**Task objective:**
Filter the entries for the word "stage". Copy each line in which it occurs.

Collected data entries:
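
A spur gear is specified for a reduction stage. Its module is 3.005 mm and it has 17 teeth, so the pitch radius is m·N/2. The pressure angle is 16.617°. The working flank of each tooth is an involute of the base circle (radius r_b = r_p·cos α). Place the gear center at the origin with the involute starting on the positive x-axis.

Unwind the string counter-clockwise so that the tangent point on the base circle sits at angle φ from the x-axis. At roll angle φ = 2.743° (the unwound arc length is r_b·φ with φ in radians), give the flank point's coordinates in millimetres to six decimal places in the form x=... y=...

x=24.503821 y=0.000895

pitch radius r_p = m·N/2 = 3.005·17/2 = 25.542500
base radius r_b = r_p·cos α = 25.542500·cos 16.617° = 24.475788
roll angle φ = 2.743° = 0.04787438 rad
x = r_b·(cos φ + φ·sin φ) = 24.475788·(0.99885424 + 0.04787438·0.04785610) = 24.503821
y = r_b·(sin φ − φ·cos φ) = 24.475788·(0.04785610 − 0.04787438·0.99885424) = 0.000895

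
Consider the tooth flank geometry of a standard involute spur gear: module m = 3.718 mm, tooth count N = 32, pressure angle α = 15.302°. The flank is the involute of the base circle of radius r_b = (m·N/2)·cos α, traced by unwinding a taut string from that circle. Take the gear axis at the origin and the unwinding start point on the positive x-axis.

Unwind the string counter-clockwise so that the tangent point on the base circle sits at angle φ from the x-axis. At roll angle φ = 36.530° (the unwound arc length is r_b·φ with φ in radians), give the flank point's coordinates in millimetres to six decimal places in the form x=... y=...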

---

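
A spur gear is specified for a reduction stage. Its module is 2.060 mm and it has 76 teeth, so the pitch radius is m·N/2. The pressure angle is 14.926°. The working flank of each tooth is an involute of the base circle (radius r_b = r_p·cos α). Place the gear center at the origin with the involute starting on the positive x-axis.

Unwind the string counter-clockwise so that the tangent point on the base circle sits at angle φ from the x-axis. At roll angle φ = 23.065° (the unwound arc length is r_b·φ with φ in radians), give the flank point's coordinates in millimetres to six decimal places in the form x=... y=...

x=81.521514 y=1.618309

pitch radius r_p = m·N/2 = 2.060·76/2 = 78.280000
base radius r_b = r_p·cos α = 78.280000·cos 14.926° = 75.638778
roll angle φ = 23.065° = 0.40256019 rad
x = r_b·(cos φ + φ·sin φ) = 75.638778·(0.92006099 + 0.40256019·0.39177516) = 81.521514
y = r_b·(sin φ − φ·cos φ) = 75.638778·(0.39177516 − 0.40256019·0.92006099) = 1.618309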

**Solution for this exercise:**
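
A spur gear is specified for a reduction stage. Its module is 3.005 mm and it has 17 teeth, so the pitch radius is m·N/2. The pressure angle is 16.617°. The working flank of each tooth is an involute of the base circle (radius r_b = r_p·cos α). Place the gear center at the origin with the involute starting on the positive x-axis.
A spur gear is specified for a reduction stage. Its module is 2.060 mm and it has 76 teeth, so the pitch radius is m·N/2. The pressure angle is 14.926°. The working flank of each tooth is an involute of the base circle (radius r_b = r_p·cos α). Place the gear center at the origin with the involute starting on the positive x-axis.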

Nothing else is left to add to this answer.